WHAT YOU ARE ASKED TO DO:
Repeat each record word for word. Leave nothing out.
• • •
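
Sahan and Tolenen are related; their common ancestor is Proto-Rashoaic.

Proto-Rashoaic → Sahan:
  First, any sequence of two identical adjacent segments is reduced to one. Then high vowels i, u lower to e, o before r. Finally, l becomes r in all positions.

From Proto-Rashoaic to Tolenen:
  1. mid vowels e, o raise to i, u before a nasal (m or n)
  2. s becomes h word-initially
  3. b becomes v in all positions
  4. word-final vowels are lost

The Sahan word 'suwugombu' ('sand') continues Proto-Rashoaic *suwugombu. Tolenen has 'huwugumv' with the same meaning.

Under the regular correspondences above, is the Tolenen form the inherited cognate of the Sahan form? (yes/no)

Derive the expected Tolenen reflex of *suwugombu:
Tolenen: *suwugombu > suwugumbu > huwugumbu > huwugumvu > huwugumv  (by pre-nasal raising, debuccalisation, unconditioned shift, apocope)
Tolenen 'huwugumv' matches the regular reflex exactly, so the pair is cognate.

yes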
• • •
RESULT OF THIS TASK:
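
Sahan and Tolenen are related; their common ancestor is Proto-Rashoaic.

Proto-Rashoaic → Sahan:
  First, any sequence of two identical adjacent segments is reduced to one. Then high vowels i, u lower to e, o before r. Finally, l becomes r in all positions.

From Proto-Rashoaic to Tolenen:
  1. mid vowels e, o raise to i, u before a nasal (m or n)
  2. s becomes h word-initially
  3. b becomes v in all positions
  4. word-final vowels are lost

The Sahan word 'suwugombu' ('sand') continues Proto-Rashoaic *suwugombu. Tolenen has 'huwugumv' with the same meaning.

Under the regular correspondences above, is the Tolenen form the inherited cognate of the Sahan form? (yes/no)

Derive the expected Tolenen reflex of *suwugombu:
Tolenen: *suwugombu > suwugumbu > huwugumbu > huwugumvu > huwugumv  (by pre-nasal raising, debuccalisation, unconditioned shift, apocope)
Tolenen 'huwugumv' matches the regular reflex exactly, so the pair is cognate.

yes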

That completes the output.